=== ACTIVITY ===
The entries below should be written out again exactly as they stand.

=== SOURCE RECORDS ===
= Beginning of Section =

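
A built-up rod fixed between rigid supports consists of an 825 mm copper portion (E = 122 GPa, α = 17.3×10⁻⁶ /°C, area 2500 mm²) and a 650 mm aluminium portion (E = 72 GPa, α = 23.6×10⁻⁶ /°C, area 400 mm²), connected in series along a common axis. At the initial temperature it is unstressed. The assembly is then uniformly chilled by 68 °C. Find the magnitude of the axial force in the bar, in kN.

P ≈ 79.7 kN (tensile)

With the walls removed the bar would change length by δ_free = Σ αᵢΔT Lᵢ = 17.3×10⁻⁶×68×825 + 23.6×10⁻⁶×68×650 = 2.014 mm.
Since the ends are fixed, an axial force P builds up, equal in every segment, with P · Σ Lᵢ/(AᵢEᵢ) = δ_free.
Σ Lᵢ/(AᵢEᵢ) = 825/(2500×122×10³) + 650/(400×72×10³) = 2.527×10⁻⁵ mm/N.
P = 2.014 / 2.527×10⁻⁵ = 79670 N = 79.67 kN, tensile.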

= End of Section =

=== EXERCISE OUTPUT ===
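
A built-up rod fixed between rigid supports consists of an 825 mm copper portion (E = 122 GPa, α = 17.3×10⁻⁶ /°C, area 2500 mm²) and a 650 mm aluminium portion (E = 72 GPa, α = 23.6×10⁻⁶ /°C, area 400 mm²), connected in series along a common axis. At the initial temperature it is unstressed. The assembly is then uniformly chilled by 68 °C. Find the magnitude of the axial force in the bar, in kN.

P ≈ 79.7 kN (tensile)

With the walls removed the bar would change length by δ_free = Σ αᵢΔT Lᵢ = 17.3×10⁻⁶×68×825 + 23.6×10⁻⁶×68×650 = 2.014 mm.
Since the ends are fixed, an axial force P builds up, equal in every segment, with P · Σ Lᵢ/(AᵢEᵢ) = δ_free.
Σ Lᵢ/(AᵢEᵢ) = 825/(2500×122×10³) + 650/(400×72×10³) = 2.527×10⁻⁵ mm/N.
P = 2.014 / 2.527×10⁻⁵ = 79670 N = 79.67 kN, tensile.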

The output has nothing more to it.